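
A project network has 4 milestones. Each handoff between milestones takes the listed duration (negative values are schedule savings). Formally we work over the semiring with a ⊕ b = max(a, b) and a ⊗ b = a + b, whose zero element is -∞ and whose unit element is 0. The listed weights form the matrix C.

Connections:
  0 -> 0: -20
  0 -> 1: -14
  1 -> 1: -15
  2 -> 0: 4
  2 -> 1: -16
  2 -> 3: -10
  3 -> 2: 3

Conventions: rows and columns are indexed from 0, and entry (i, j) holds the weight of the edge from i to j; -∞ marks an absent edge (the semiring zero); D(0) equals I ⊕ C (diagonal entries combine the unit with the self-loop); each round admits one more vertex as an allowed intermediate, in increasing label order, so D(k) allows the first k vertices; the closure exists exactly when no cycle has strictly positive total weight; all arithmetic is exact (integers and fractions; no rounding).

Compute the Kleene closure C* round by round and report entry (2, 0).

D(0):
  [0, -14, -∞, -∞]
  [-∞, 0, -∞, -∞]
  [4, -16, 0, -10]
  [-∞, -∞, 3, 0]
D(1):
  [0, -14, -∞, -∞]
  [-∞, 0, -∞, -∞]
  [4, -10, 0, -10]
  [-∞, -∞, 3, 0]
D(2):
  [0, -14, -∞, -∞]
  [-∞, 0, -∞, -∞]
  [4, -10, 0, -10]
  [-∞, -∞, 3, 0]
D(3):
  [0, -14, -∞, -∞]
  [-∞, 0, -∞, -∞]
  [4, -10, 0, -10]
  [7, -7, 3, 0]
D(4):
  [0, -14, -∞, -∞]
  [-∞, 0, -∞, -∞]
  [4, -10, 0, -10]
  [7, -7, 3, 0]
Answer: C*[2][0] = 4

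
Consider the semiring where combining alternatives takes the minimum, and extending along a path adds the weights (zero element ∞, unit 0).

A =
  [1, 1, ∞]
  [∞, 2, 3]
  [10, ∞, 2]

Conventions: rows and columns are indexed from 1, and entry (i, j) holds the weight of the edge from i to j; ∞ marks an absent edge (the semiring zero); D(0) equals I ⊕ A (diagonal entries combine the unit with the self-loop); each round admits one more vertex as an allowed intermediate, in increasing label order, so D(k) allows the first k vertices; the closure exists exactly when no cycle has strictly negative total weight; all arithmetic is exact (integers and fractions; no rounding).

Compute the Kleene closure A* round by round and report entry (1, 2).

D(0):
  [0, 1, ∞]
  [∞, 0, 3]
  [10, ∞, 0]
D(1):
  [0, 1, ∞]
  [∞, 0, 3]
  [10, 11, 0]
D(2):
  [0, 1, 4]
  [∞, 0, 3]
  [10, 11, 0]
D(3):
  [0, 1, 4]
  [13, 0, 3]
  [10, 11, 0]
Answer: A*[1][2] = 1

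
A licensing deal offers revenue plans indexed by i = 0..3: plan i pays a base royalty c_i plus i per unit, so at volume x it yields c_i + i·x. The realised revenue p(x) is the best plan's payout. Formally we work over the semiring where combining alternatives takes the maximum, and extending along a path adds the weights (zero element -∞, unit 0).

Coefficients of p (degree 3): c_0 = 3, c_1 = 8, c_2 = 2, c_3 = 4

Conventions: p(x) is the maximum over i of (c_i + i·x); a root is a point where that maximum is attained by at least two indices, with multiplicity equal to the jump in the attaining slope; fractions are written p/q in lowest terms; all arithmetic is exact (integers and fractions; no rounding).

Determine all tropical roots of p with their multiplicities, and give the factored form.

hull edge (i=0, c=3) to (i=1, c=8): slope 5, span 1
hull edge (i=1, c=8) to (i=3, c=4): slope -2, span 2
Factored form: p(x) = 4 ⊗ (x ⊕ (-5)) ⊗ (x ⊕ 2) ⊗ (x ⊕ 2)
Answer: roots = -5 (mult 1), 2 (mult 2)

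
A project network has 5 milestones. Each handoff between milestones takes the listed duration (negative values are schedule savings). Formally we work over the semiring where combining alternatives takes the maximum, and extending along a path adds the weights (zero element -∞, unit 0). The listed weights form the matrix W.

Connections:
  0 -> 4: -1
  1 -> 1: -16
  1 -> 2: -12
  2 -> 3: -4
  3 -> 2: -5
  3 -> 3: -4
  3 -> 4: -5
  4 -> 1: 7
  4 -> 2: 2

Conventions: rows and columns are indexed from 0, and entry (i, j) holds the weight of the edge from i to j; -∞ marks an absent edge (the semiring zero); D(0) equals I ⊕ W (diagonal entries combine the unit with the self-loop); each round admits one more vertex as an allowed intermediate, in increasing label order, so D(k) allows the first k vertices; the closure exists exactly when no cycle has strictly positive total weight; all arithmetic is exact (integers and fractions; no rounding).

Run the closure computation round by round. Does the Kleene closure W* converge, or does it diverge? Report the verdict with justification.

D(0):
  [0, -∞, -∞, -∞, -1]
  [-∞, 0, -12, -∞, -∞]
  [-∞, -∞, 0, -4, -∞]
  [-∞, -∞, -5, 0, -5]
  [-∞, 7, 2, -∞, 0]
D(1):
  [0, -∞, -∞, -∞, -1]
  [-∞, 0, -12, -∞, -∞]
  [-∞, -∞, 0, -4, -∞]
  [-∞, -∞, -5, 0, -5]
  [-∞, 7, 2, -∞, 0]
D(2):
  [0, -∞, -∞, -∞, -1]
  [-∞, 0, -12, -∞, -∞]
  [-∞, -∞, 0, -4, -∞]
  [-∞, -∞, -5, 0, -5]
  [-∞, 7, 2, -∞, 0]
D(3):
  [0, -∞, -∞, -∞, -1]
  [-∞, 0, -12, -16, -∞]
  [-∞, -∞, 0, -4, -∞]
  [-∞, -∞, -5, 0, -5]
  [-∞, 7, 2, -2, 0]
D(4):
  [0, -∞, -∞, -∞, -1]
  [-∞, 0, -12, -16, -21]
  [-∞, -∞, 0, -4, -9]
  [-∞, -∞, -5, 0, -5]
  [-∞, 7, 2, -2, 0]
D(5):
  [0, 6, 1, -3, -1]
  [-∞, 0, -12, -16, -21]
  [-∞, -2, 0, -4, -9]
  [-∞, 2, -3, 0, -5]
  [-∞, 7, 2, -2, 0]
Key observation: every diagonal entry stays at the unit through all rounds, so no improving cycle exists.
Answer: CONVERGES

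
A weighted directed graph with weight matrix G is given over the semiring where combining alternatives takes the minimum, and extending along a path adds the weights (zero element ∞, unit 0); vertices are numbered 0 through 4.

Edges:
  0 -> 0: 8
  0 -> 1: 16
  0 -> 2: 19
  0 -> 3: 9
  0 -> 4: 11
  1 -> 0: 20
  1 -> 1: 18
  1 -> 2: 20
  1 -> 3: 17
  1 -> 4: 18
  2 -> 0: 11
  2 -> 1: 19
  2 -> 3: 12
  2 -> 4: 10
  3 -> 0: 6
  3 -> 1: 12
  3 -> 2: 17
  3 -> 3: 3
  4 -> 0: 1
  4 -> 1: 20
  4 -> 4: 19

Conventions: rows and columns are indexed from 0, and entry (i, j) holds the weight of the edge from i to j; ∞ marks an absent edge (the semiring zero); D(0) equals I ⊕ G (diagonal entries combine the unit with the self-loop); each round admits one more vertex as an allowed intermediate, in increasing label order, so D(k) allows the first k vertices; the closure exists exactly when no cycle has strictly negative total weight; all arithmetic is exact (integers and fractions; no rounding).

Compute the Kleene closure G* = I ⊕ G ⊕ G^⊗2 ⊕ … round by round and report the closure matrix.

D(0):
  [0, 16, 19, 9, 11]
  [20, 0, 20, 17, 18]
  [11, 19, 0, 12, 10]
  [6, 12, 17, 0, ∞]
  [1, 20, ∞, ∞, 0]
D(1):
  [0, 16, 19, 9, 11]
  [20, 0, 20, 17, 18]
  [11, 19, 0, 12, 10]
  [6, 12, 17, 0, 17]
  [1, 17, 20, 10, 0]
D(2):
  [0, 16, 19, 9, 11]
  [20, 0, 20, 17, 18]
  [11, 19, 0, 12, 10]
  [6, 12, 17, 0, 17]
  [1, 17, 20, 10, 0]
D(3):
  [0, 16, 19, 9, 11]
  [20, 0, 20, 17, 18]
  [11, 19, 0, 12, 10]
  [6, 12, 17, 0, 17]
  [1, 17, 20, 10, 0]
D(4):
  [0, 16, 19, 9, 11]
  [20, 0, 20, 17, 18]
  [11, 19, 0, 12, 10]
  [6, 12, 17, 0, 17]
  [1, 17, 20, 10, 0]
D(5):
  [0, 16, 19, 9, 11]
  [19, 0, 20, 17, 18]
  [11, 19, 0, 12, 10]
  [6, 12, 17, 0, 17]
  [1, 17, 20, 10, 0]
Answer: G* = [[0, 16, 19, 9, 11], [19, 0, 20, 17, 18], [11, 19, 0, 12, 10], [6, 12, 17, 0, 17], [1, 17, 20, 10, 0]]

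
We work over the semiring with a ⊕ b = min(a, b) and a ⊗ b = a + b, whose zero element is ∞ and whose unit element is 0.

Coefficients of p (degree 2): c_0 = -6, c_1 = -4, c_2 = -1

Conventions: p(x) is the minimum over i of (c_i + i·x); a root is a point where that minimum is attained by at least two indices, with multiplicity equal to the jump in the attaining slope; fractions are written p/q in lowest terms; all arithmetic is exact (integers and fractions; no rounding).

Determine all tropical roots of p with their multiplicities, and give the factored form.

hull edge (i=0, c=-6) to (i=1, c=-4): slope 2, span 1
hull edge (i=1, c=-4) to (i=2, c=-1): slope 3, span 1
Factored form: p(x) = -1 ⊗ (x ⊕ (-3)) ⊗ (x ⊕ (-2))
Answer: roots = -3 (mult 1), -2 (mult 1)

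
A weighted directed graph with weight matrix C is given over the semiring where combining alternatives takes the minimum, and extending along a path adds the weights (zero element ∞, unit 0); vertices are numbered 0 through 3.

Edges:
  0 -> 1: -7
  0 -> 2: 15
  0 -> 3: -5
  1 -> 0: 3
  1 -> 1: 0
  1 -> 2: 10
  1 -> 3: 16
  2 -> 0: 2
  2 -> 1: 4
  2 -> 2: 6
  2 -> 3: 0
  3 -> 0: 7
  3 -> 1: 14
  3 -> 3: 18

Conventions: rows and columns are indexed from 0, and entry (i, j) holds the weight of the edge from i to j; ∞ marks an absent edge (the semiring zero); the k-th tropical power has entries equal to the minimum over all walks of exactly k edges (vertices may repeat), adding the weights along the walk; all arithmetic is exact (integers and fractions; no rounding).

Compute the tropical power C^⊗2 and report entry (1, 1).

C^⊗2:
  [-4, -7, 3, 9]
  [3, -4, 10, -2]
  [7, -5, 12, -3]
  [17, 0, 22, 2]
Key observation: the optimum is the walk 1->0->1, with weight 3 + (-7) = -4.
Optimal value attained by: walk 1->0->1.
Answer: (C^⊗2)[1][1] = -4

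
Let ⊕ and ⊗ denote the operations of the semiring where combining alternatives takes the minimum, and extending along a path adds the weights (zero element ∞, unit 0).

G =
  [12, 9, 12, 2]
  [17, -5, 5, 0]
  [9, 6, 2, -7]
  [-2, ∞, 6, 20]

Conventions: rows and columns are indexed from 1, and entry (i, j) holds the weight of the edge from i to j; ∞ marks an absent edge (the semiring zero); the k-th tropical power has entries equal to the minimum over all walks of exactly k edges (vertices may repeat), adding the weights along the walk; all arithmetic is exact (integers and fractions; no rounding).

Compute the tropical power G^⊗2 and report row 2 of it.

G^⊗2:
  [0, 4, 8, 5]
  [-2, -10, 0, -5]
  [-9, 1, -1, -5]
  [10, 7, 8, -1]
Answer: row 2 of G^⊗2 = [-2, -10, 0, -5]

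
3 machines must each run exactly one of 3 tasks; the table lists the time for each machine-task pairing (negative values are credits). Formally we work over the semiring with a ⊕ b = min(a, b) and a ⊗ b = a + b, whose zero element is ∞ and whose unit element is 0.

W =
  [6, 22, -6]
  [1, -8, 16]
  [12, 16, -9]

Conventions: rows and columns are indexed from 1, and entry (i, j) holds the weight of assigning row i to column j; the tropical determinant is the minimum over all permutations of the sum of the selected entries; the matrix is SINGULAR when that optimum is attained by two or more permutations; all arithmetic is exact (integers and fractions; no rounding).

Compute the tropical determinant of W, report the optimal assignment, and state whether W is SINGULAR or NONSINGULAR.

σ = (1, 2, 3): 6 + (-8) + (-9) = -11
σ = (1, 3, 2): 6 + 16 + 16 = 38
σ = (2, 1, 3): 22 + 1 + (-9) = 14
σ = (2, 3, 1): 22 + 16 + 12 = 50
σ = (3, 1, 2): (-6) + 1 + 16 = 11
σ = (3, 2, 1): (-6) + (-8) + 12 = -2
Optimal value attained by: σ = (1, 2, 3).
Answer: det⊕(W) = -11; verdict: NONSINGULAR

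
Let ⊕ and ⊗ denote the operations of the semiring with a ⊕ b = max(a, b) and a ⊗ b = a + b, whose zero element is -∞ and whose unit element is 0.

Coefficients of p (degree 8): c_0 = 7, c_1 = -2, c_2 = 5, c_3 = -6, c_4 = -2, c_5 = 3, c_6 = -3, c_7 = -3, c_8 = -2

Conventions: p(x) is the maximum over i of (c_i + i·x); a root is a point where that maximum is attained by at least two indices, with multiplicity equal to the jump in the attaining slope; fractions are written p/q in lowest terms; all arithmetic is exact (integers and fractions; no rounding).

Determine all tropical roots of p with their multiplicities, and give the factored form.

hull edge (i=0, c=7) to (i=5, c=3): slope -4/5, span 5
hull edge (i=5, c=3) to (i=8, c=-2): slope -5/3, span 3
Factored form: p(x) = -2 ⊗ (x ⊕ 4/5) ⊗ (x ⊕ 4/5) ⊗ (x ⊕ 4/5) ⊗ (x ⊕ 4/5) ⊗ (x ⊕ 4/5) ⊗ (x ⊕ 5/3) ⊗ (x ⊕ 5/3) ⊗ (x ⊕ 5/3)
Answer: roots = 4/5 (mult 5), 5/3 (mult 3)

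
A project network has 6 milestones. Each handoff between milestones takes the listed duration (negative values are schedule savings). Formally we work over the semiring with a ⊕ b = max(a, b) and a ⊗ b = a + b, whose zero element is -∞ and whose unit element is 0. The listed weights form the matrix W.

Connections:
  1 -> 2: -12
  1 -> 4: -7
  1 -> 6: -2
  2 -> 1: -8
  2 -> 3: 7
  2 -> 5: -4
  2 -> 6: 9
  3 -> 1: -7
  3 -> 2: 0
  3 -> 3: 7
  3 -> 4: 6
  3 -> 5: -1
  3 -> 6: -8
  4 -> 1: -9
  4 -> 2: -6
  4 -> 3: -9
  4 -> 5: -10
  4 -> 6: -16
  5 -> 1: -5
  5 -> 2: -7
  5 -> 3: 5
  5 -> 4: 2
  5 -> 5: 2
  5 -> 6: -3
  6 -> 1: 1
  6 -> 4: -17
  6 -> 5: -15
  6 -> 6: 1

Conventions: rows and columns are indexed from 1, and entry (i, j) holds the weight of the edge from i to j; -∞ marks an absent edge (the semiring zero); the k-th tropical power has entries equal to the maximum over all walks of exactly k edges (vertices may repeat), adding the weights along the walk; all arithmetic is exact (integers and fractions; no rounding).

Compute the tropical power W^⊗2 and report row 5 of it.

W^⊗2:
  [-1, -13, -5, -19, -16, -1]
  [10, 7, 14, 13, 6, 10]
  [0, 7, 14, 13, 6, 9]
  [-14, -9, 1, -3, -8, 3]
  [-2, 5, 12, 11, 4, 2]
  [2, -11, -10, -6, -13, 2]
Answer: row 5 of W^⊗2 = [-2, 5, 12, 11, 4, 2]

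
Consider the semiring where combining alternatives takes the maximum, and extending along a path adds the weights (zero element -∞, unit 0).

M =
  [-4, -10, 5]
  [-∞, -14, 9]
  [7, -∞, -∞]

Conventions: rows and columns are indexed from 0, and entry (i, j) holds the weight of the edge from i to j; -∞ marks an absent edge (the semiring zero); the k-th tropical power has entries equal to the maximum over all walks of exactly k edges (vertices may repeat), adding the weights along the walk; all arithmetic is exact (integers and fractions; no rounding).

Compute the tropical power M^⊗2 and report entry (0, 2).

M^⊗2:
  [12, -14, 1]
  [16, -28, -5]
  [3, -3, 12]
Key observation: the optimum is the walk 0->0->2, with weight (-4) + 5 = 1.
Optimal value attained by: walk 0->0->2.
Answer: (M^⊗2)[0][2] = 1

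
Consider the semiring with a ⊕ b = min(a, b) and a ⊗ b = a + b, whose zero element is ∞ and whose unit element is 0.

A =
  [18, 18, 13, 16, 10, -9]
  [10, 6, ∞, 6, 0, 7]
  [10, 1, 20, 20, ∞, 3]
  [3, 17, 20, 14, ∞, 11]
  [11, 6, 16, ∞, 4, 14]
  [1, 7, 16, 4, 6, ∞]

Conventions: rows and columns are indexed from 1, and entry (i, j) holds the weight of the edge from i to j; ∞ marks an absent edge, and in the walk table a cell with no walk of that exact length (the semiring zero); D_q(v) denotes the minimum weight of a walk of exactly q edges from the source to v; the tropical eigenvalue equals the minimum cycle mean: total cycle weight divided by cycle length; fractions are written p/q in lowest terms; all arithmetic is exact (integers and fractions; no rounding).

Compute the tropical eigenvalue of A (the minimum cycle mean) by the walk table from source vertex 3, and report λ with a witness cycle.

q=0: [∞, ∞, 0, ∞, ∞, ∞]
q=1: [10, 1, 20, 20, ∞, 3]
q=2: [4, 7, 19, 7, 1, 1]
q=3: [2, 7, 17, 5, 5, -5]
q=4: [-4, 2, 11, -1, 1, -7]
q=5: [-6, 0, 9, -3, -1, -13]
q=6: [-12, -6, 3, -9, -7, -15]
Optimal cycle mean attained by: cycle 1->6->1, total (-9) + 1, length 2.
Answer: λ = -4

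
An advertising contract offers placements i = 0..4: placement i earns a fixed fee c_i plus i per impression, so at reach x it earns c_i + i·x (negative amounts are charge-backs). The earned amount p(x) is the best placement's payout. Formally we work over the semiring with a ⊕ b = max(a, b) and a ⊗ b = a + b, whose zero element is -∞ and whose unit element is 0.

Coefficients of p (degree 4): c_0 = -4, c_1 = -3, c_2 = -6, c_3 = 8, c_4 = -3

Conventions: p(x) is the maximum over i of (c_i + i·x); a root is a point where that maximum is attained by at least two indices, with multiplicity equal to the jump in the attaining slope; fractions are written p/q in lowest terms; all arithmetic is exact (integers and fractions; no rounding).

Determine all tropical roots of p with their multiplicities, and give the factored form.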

+ + +

▶ Assignment:
Please output the lines of the listing above that fall in the stretch from the one with "Consider the semiring with" through the one with "[1, 7, 16, 4, 6, ∞]", exactly and only those.

▶ Answer section:
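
Consider the semiring with a ⊕ b = min(a, b) and a ⊗ b = a + b, whose zero element is ∞ and whose unit element is 0.

A =
  [18, 18, 13, 16, 10, -9]
  [10, 6, ∞, 6, 0, 7]
  [10, 1, 20, 20, ∞, 3]
  [3, 17, 20, 14, ∞, 11]
  [11, 6, 16, ∞, 4, 14]
  [1, 7, 16, 4, 6, ∞]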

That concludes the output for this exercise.